TRY IT: Two lines in the listing below mark the span: one contains "[4/5, 1 − 4/5" and one contains "Find the stationary". Reproduce both of them and everything between, exactly.

DATA PROVIDED:

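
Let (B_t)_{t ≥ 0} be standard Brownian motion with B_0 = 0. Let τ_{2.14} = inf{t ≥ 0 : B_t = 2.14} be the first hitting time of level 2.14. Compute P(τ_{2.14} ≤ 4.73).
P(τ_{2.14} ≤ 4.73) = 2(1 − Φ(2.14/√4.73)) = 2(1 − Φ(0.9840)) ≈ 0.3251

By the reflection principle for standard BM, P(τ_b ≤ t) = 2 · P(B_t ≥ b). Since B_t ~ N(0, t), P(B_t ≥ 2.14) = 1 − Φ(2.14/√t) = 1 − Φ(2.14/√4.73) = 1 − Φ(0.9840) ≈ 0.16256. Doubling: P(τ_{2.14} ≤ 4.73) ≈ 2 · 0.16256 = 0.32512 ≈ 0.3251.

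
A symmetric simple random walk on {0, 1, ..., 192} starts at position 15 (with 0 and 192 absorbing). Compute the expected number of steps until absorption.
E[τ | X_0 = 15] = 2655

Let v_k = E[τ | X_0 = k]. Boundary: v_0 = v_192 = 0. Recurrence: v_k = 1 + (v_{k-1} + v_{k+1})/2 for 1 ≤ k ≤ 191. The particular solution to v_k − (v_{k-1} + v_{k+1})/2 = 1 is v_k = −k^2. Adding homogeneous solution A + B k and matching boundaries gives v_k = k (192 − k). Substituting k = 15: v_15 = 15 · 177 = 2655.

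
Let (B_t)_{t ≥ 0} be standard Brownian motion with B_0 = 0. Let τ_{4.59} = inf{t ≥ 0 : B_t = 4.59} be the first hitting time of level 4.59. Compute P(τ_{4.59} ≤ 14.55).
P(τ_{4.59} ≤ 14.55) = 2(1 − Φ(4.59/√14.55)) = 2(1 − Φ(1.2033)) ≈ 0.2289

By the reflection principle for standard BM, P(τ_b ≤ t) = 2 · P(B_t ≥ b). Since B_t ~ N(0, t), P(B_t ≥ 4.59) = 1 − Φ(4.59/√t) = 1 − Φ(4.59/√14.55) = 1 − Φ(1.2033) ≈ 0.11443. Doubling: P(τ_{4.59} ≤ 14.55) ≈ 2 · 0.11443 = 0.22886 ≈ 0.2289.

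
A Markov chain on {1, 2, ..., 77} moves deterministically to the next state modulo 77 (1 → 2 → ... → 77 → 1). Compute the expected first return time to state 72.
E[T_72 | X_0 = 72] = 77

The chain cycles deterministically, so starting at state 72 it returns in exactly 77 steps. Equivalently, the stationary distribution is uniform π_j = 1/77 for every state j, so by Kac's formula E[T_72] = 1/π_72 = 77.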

==

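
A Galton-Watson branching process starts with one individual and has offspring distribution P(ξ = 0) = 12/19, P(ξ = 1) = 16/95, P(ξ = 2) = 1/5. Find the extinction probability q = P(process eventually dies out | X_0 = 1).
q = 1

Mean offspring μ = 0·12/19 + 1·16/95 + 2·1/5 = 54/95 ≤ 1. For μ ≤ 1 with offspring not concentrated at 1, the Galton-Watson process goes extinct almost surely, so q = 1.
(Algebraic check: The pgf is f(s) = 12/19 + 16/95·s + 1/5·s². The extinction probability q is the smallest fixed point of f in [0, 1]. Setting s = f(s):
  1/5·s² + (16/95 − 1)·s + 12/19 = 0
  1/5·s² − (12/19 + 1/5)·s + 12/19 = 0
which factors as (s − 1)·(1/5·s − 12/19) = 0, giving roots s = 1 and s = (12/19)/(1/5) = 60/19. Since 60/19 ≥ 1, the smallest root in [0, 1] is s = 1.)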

--

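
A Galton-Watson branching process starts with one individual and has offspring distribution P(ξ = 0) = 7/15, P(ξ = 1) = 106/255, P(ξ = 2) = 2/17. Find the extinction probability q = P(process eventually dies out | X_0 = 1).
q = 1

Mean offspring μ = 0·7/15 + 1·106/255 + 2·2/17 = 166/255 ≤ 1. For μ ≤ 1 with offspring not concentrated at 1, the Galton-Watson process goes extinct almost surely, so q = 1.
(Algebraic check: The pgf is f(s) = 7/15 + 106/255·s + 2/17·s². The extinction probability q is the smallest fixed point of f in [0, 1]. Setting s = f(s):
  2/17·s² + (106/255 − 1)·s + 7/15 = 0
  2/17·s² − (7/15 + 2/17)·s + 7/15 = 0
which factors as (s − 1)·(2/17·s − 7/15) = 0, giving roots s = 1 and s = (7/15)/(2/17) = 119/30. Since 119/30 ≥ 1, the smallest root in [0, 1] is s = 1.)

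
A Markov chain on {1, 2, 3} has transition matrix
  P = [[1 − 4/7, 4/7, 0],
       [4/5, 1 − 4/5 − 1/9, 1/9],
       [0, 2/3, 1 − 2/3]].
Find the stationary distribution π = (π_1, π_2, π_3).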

ANSWER TO THIS PROBLEM:
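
       [4/5, 1 − 4/5 − 1/9, 1/9],
       [0, 2/3, 1 − 2/3]].
Find the stationary distribution π = (π_1, π_2, π_3).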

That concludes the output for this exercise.